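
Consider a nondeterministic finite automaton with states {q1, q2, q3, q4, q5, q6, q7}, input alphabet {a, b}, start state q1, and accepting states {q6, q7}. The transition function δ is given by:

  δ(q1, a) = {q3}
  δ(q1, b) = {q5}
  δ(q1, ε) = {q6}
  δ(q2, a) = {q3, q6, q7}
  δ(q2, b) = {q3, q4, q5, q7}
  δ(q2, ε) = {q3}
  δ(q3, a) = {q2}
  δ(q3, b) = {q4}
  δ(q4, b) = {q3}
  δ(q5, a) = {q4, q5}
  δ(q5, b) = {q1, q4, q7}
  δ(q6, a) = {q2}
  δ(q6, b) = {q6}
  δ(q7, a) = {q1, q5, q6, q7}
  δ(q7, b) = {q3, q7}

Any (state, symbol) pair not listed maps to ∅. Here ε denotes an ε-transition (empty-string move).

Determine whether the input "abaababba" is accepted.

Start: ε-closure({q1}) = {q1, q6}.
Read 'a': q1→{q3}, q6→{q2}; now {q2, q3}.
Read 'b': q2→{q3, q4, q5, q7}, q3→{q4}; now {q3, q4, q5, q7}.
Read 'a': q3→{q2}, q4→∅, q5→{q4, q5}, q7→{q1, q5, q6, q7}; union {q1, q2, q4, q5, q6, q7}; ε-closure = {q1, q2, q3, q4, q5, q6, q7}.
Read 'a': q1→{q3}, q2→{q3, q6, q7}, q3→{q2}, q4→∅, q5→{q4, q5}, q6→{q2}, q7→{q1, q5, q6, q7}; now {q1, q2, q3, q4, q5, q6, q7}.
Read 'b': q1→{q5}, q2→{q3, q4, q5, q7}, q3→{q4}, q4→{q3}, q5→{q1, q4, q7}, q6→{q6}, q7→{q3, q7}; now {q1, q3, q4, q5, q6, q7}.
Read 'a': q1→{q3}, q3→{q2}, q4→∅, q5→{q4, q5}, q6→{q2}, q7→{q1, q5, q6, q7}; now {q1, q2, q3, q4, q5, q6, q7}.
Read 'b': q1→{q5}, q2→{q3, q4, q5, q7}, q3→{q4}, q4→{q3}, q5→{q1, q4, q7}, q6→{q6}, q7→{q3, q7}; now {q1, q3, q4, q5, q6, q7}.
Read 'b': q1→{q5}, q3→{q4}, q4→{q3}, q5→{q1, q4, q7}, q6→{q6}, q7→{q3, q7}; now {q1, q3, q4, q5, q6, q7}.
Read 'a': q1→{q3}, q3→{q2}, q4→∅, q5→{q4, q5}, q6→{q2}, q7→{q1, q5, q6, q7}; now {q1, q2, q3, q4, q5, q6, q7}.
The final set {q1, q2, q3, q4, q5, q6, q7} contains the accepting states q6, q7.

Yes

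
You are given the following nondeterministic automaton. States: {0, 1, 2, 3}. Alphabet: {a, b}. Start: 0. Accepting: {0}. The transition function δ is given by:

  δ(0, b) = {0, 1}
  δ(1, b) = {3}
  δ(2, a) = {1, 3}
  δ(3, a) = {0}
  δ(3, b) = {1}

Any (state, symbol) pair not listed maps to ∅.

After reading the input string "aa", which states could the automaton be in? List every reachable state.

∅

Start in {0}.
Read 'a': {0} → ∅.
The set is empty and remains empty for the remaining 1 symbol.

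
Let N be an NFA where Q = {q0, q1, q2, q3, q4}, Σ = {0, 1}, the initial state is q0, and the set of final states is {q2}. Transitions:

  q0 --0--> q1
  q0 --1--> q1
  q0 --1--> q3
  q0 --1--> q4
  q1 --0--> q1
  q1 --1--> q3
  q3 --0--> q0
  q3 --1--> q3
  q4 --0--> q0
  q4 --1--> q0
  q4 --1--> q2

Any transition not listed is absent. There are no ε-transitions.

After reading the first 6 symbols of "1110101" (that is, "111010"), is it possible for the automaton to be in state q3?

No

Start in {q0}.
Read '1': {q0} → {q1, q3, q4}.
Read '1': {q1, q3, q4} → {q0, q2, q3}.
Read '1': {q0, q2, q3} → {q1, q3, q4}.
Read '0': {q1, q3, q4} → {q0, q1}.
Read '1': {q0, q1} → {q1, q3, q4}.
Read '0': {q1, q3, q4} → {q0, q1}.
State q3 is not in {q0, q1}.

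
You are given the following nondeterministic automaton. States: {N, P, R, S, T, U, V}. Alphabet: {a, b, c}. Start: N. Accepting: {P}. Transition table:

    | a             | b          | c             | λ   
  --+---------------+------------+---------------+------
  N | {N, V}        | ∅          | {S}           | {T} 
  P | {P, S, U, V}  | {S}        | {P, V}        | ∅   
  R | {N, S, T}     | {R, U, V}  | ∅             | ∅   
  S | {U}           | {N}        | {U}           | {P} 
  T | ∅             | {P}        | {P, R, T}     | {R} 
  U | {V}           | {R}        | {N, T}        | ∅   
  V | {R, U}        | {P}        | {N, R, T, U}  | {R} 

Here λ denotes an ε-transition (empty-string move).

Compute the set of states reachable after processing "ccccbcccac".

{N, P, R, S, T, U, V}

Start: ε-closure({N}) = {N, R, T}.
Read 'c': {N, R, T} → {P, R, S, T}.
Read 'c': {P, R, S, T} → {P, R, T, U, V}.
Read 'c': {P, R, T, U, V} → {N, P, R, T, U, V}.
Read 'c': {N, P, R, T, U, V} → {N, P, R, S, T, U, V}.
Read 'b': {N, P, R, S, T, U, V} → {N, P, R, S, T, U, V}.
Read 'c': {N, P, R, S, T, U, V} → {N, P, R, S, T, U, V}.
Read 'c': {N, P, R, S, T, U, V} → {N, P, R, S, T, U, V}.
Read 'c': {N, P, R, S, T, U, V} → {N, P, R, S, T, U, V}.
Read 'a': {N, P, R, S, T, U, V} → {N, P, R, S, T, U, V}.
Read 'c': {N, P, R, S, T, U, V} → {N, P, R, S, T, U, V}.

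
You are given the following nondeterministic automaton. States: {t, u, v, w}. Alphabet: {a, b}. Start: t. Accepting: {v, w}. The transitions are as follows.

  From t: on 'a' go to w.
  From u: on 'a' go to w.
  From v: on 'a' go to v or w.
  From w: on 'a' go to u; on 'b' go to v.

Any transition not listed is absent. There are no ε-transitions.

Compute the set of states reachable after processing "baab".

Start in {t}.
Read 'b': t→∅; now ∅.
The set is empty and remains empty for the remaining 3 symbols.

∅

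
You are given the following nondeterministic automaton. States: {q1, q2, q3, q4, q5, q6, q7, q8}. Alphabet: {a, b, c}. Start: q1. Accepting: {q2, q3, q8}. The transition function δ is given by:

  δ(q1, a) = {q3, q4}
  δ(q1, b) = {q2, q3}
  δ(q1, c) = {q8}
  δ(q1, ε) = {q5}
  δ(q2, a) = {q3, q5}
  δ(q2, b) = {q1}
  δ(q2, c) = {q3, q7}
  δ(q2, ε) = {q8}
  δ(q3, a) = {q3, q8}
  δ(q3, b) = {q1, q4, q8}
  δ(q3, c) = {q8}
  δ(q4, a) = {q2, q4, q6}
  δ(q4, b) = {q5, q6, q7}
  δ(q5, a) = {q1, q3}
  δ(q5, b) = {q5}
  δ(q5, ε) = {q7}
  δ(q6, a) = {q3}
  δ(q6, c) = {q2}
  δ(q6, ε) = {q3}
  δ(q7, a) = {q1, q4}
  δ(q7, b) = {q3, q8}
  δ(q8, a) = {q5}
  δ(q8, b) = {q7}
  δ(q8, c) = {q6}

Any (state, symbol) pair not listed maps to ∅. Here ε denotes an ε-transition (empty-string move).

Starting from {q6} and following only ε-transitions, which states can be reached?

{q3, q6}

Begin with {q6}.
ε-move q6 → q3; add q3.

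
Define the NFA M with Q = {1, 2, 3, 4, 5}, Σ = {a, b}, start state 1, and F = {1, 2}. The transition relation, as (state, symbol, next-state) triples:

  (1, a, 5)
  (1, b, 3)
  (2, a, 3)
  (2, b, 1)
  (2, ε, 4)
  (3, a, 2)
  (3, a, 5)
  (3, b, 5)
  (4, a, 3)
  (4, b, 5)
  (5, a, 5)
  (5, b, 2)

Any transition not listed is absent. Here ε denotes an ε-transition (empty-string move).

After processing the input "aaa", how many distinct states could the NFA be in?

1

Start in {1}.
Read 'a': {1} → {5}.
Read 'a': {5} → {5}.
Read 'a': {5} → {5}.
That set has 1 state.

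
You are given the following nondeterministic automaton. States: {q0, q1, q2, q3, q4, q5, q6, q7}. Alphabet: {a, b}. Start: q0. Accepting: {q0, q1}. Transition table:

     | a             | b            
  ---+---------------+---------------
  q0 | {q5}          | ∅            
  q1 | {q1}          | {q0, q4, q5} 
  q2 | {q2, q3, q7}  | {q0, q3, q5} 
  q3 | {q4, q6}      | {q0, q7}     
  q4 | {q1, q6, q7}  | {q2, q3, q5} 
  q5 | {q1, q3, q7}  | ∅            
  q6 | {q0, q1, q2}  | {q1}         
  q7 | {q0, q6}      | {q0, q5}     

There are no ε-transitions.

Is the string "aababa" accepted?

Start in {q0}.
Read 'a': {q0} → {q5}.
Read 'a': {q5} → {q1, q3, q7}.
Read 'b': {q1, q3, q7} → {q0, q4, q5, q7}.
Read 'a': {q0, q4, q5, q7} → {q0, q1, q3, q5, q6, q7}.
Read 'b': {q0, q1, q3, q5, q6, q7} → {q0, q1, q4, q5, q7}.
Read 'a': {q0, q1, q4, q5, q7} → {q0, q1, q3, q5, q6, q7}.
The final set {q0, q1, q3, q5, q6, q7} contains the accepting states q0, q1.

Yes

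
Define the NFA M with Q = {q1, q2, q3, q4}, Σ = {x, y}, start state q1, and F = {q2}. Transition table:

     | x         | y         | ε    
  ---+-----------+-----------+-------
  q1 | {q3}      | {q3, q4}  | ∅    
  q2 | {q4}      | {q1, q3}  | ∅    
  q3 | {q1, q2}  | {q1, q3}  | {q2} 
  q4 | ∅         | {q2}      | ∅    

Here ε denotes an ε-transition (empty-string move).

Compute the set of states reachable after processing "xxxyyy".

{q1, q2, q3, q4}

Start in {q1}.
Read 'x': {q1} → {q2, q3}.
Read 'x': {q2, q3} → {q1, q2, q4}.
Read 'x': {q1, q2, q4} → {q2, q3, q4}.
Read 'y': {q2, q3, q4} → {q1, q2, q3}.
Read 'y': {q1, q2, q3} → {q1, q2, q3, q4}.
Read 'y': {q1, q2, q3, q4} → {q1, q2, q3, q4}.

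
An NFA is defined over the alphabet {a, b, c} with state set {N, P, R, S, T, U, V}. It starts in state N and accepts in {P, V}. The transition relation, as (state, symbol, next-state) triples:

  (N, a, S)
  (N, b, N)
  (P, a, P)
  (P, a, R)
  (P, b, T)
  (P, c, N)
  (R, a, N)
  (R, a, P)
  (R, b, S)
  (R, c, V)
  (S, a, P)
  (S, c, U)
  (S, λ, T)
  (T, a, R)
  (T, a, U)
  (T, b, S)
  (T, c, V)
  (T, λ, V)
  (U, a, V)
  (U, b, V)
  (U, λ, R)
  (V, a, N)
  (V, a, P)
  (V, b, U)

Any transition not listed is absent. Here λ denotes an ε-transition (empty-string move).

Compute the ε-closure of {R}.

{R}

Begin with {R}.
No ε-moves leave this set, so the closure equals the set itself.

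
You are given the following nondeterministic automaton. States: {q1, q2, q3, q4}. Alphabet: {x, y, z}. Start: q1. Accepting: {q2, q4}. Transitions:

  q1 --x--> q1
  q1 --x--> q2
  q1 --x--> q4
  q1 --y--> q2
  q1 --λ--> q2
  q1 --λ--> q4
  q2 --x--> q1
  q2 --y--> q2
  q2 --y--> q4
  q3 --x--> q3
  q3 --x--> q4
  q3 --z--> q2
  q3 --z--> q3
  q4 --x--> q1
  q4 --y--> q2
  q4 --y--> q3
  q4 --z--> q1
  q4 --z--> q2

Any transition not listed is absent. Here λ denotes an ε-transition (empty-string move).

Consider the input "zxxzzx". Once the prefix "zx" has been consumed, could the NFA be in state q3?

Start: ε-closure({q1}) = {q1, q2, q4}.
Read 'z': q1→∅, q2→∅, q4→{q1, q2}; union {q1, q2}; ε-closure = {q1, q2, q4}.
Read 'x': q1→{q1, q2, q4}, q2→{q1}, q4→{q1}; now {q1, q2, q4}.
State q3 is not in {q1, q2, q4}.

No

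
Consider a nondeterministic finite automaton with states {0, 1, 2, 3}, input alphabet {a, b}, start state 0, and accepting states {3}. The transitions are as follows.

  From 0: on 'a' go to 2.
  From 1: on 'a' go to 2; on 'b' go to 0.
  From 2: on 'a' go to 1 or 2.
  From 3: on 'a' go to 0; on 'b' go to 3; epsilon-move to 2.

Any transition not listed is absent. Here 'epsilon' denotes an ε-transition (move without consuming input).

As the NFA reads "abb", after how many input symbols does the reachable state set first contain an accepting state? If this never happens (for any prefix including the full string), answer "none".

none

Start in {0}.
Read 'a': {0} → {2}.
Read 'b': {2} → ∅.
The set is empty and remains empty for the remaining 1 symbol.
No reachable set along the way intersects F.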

### What is being asked
Would you copy every line from the listing above that has the string "epsilon" in it?

### Answer section
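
  From 3: on 'a' go to 0; on 'b' go to 3; epsilon-move to 2.
Any transition not listed is absent. Here 'epsilon' denotes an ε-transition (move without consuming input).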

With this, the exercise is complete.